(Saved entries)

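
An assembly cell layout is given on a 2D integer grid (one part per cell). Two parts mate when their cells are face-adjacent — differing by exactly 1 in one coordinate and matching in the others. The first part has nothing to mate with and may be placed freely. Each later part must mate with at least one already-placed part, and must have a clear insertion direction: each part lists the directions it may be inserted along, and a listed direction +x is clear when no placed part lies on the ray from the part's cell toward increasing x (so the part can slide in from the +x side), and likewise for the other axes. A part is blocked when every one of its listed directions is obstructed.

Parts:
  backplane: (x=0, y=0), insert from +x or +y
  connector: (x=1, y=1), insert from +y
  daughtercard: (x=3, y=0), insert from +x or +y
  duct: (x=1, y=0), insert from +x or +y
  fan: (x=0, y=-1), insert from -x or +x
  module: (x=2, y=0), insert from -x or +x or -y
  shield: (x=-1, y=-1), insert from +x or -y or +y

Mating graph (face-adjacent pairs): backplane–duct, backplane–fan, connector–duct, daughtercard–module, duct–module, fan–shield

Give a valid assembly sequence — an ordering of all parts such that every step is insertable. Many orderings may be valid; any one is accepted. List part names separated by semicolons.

duct; backplane; module; connector; daughtercard; fan; shield

1. duct@(1, 0) [+x clear] — {duct}
2. backplane@(0, 0) [+y clear] — {backplane, duct}
3. module@(2, 0) [+x clear] — {backplane, duct, module}
4. connector@(1, 1) [+y clear] — {backplane, connector, duct, module}
5. daughtercard@(3, 0) [+x clear] — {backplane, connector, daughtercard, duct, module}
6. fan@(0, -1) [-x clear] — {backplane, connector, daughtercard, duct, fan, module}
7. shield@(-1, -1) [-y clear] — {backplane, connector, daughtercard, duct, fan, module, shield}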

Description of the task
This exercise calls for repeating every line of the data exactly.

Written response
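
An assembly cell layout is given on a 2D integer grid (one part per cell). Two parts mate when their cells are face-adjacent — differing by exactly 1 in one coordinate and matching in the others. The first part has nothing to mate with and may be placed freely. Each later part must mate with at least one already-placed part, and must have a clear insertion direction: each part lists the directions it may be inserted along, and a listed direction +x is clear when no placed part lies on the ray from the part's cell toward increasing x (so the part can slide in from the +x side), and likewise for the other axes. A part is blocked when every one of its listed directions is obstructed.

Parts:
  backplane: (x=0, y=0), insert from +x or +y
  connector: (x=1, y=1), insert from +y
  daughtercard: (x=3, y=0), insert from +x or +y
  duct: (x=1, y=0), insert from +x or +y
  fan: (x=0, y=-1), insert from -x or +x
  module: (x=2, y=0), insert from -x or +x or -y
  shield: (x=-1, y=-1), insert from +x or -y or +y

Mating graph (face-adjacent pairs): backplane–duct, backplane–fan, connector–duct, daughtercard–module, duct–module, fan–shield

Give a valid assembly sequence — an ordering of all parts such that every step is insertable. Many orderings may be valid; any one is accepted. List part names separated by semicolons.

duct; backplane; module; connector; daughtercard; fan; shield

1. duct@(1, 0) [+x clear] — {duct}
2. backplane@(0, 0) [+y clear] — {backplane, duct}
3. module@(2, 0) [+x clear] — {backplane, duct, module}
4. connector@(1, 1) [+y clear] — {backplane, connector, duct, module}
5. daughtercard@(3, 0) [+x clear] — {backplane, connector, daughtercard, duct, module}
6. fan@(0, -1) [-x clear] — {backplane, connector, daughtercard, duct, fan, module}
7. shield@(-1, -1) [-y clear] — {backplane, connector, daughtercard, duct, fan, module, shield}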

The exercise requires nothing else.